Records shown –
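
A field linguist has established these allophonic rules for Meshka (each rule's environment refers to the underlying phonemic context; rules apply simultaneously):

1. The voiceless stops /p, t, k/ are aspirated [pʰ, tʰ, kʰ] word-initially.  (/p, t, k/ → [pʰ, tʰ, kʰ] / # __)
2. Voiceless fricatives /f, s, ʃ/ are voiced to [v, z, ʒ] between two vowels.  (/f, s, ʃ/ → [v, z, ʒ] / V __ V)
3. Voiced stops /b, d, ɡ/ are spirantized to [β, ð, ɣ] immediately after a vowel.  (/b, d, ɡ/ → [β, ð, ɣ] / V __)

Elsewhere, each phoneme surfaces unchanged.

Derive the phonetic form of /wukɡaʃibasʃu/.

/w/ (word-initial) is unaffected → [w].
/u/ (between /w/ and /k/): no rule targets it → [u].
/k/ — between /u/ and /ɡ/; rule 1 does not apply here → [k].
/ɡ/ (between /k/ and /a/): rule 3 targets it, but not immediately after a vowel → unchanged [ɡ].
/a/ stays [a].
/ʃ/ (between /a/ and /i/) occurs between two vowels → [ʒ] by rule 2.
/i/ (between /ʃ/ and /b/): no rule targets it → [i].
/b/ (between /i/ and /a/): immediately after a vowel, so rule 3 applies → [β].
/a/ (between /b/ and /s/) is unaffected → [a].
/s/ (between /a/ and /ʃ/) fails the environment for rule 2, so it stays [s].
/ʃ/ (between /s/ and /u/) is in the target of rule 2 but the environment (between two vowels) is not met → [ʃ].
/u/ (word-final) is unaffected → [u].

[wukɡaʒiβasʃu]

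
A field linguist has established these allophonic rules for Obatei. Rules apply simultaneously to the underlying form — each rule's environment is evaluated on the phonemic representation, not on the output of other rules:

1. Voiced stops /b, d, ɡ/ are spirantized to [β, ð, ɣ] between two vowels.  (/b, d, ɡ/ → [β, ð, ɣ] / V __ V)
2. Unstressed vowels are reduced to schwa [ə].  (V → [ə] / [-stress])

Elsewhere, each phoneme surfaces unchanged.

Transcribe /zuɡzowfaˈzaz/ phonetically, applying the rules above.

[zəɡzəwfəˈzaz]

/u/ — between /z/ and /ɡ/, in an unstressed syllable — surfaces as [ə] (rule 2).
/ɡ/ (between /u/ and /z/) is in the target of rule 1 but the environment (between two vowels) is not met → [ɡ].
/o/ meets the environment for rule 2 (in an unstressed syllable) → [ə].
Rule 2 applies to /a/ (between /f/ and /z/: in an unstressed syllable) → [ə].
/a/ — between /z/ and /z/; rule 2 does not apply here → [a].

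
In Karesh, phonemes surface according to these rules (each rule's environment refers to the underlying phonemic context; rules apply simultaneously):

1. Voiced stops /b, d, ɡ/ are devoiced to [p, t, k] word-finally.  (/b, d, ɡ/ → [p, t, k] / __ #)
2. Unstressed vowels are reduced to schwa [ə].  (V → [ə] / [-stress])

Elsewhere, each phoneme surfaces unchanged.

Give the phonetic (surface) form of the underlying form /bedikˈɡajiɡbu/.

[bədəkˈɡajəɡbə]

/b/ (word-initial) fails the environment for rule 1, so it stays [b].
Rule 2 applies to /e/ (between /b/ and /d/: in an unstressed syllable) → [ə].
/d/ (between /e/ and /i/): rule 1 targets it, but not word-finally → unchanged [d].
/i/ meets the environment for rule 2 (in an unstressed syllable) → [ə].
/k/ (between /i/ and /ɡ/) is unaffected → [k].
/ɡ/ (between /k/ and /a/): rule 1 targets it, but not word-finally → unchanged [ɡ].
/a/ (between /ɡ/ and /j/): rule 2 targets it, but not in an unstressed syllable → unchanged [a].
/j/ stays [j].
Rule 2 applies to /i/ (between /j/ and /ɡ/: in an unstressed syllable) → [ə].
/ɡ/ (between /i/ and /b/) fails the environment for rule 1, so it stays [ɡ].
/b/ (between /ɡ/ and /u/) is in the target of rule 1 but the environment (word-finally) is not met → [b].
Rule 2 applies to /u/ (word-final: in an unstressed syllable) → [ə].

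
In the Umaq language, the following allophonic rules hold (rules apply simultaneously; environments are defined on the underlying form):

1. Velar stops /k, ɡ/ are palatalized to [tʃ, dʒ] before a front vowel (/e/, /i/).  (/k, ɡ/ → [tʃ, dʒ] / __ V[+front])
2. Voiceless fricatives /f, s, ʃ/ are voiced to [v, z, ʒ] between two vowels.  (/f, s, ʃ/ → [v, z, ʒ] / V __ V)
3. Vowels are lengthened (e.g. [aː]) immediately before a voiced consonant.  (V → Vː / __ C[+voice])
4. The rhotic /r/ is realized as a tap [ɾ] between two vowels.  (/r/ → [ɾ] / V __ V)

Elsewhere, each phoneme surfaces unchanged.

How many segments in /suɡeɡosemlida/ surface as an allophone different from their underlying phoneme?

6

Segments that undergo a rule: /u/ → [uː] (rule 3); /ɡ/ → [dʒ] (rule 1); /e/ → [eː] (rule 3); /s/ → [z] (rule 2); /e/ → [eː] (rule 3); /i/ → [iː] (rule 3).
All other segments surface unchanged.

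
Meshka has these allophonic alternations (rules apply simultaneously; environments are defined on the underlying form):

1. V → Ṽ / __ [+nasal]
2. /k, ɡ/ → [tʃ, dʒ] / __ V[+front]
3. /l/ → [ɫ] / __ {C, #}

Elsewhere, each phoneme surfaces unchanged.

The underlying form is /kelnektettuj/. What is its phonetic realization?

[tʃeɫnektettuj]

Rule 2 applies to /k/ (word-initial: before a front vowel) → [tʃ].
/e/ (between /k/ and /l/): rule 1 targets it, but not before a nasal consonant → unchanged [e].
/l/ (between /e/ and /n/): word-finally or immediately before a consonant, so rule 3 applies → [ɫ].
/n/ stays [n].
/e/ (between /n/ and /k/) fails the environment for rule 1, so it stays [e].
/k/ (between /e/ and /t/) fails the environment for rule 2, so it stays [k].
/t/ stays [t].
/e/ (between /t/ and /t/): rule 1 targets it, but not before a nasal consonant → unchanged [e].
/t/ — not in any rule's target class → [t].
/t/ — not in any rule's target class → [t].
/u/ — between /t/ and /j/; rule 1 does not apply here → [u].
/j/ — not in any rule's target class → [j].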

What to work on –
A full, exact repeat of the entries above is required.

Output for this task –
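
A field linguist has established these allophonic rules for Meshka (each rule's environment refers to the underlying phonemic context; rules apply simultaneously):

1. The voiceless stops /p, t, k/ are aspirated [pʰ, tʰ, kʰ] word-initially.  (/p, t, k/ → [pʰ, tʰ, kʰ] / # __)
2. Voiceless fricatives /f, s, ʃ/ are voiced to [v, z, ʒ] between two vowels.  (/f, s, ʃ/ → [v, z, ʒ] / V __ V)
3. Voiced stops /b, d, ɡ/ are spirantized to [β, ð, ɣ] immediately after a vowel.  (/b, d, ɡ/ → [β, ð, ɣ] / V __)

Elsewhere, each phoneme surfaces unchanged.

Derive the phonetic form of /wukɡaʃibasʃu/.

/w/ (word-initial) is unaffected → [w].
/u/ (between /w/ and /k/): no rule targets it → [u].
/k/ — between /u/ and /ɡ/; rule 1 does not apply here → [k].
/ɡ/ (between /k/ and /a/): rule 3 targets it, but not immediately after a vowel → unchanged [ɡ].
/a/ stays [a].
/ʃ/ (between /a/ and /i/) occurs between two vowels → [ʒ] by rule 2.
/i/ (between /ʃ/ and /b/): no rule targets it → [i].
/b/ (between /i/ and /a/): immediately after a vowel, so rule 3 applies → [β].
/a/ (between /b/ and /s/) is unaffected → [a].
/s/ (between /a/ and /ʃ/) fails the environment for rule 2, so it stays [s].
/ʃ/ (between /s/ and /u/) is in the target of rule 2 but the environment (between two vowels) is not met → [ʃ].
/u/ (word-final) is unaffected → [u].

[wukɡaʒiβasʃu]

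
A field linguist has established these allophonic rules for Obatei. Rules apply simultaneously to the underlying form — each rule's environment is evaluated on the phonemic representation, not on the output of other rules:

1. Voiced stops /b, d, ɡ/ are spirantized to [β, ð, ɣ] between two vowels.  (/b, d, ɡ/ → [β, ð, ɣ] / V __ V)
2. Unstressed vowels are reduced to schwa [ə].  (V → [ə] / [-stress])

Elsewhere, each phoneme surfaces unchanged.

Transcribe /zuɡzowfaˈzaz/ phonetically, applying the rules above.

[zəɡzəwfəˈzaz]

/u/ — between /z/ and /ɡ/, in an unstressed syllable — surfaces as [ə] (rule 2).
/ɡ/ (between /u/ and /z/) is in the target of rule 1 but the environment (between two vowels) is not met → [ɡ].
/o/ meets the environment for rule 2 (in an unstressed syllable) → [ə].
Rule 2 applies to /a/ (between /f/ and /z/: in an unstressed syllable) → [ə].
/a/ — between /z/ and /z/; rule 2 does not apply here → [a].

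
In Karesh, phonemes surface according to these rules (each rule's environment refers to the underlying phonemic context; rules apply simultaneously):

1. Voiced stops /b, d, ɡ/ are devoiced to [p, t, k] word-finally.  (/b, d, ɡ/ → [p, t, k] / __ #)
2. Unstressed vowels are reduced to schwa [ə].  (V → [ə] / [-stress])

Elsewhere, each phoneme surfaces unchanged.

Give the phonetic (surface) form of the underlying form /bedikˈɡajiɡbu/.

[bədəkˈɡajəɡbə]

/b/ (word-initial) fails the environment for rule 1, so it stays [b].
Rule 2 applies to /e/ (between /b/ and /d/: in an unstressed syllable) → [ə].
/d/ (between /e/ and /i/): rule 1 targets it, but not word-finally → unchanged [d].
/i/ meets the environment for rule 2 (in an unstressed syllable) → [ə].
/k/ (between /i/ and /ɡ/) is unaffected → [k].
/ɡ/ (between /k/ and /a/): rule 1 targets it, but not word-finally → unchanged [ɡ].
/a/ (between /ɡ/ and /j/): rule 2 targets it, but not in an unstressed syllable → unchanged [a].
/j/ stays [j].
Rule 2 applies to /i/ (between /j/ and /ɡ/: in an unstressed syllable) → [ə].
/ɡ/ (between /i/ and /b/) fails the environment for rule 1, so it stays [ɡ].
/b/ (between /ɡ/ and /u/) is in the target of rule 1 but the environment (word-finally) is not met → [b].
Rule 2 applies to /u/ (word-final: in an unstressed syllable) → [ə].

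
In the Umaq language, the following allophonic rules hold (rules apply simultaneously; environments are defined on the underlying form):

1. Velar stops /k, ɡ/ are palatalized to [tʃ, dʒ] before a front vowel (/e/, /i/).  (/k, ɡ/ → [tʃ, dʒ] / __ V[+front])
2. Voiceless fricatives /f, s, ʃ/ are voiced to [v, z, ʒ] between two vowels.  (/f, s, ʃ/ → [v, z, ʒ] / V __ V)
3. Vowels are lengthened (e.g. [aː]) immediately before a voiced consonant.  (V → Vː / __ C[+voice])
4. The rhotic /r/ is realized as a tap [ɾ] between two vowels.  (/r/ → [ɾ] / V __ V)

Elsewhere, each phoneme surfaces unchanged.

How many segments in /suɡeɡosemlida/ surface as an allophone different from their underlying phoneme?

6

Segments that undergo a rule: /u/ → [uː] (rule 3); /ɡ/ → [dʒ] (rule 1); /e/ → [eː] (rule 3); /s/ → [z] (rule 2); /e/ → [eː] (rule 3); /i/ → [iː] (rule 3).
All other segments surface unchanged.

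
Meshka has these allophonic alternations (rules apply simultaneously; environments are defined on the underlying form):

1. V → Ṽ / __ [+nasal]
2. /k, ɡ/ → [tʃ, dʒ] / __ V[+front]
3. /l/ → [ɫ] / __ {C, #}

Elsewhere, each phoneme surfaces unchanged.

The underlying form is /kelnektettuj/. What is its phonetic realization?

[tʃeɫnektettuj]

Rule 2 applies to /k/ (word-initial: before a front vowel) → [tʃ].
/e/ (between /k/ and /l/): rule 1 targets it, but not before a nasal consonant → unchanged [e].
/l/ (between /e/ and /n/): word-finally or immediately before a consonant, so rule 3 applies → [ɫ].
/n/ stays [n].
/e/ (between /n/ and /k/) fails the environment for rule 1, so it stays [e].
/k/ (between /e/ and /t/) fails the environment for rule 2, so it stays [k].
/t/ stays [t].
/e/ (between /t/ and /t/): rule 1 targets it, but not before a nasal consonant → unchanged [e].
/t/ — not in any rule's target class → [t].
/t/ — not in any rule's target class → [t].
/u/ — between /t/ and /j/; rule 1 does not apply here → [u].
/j/ — not in any rule's target class → [j].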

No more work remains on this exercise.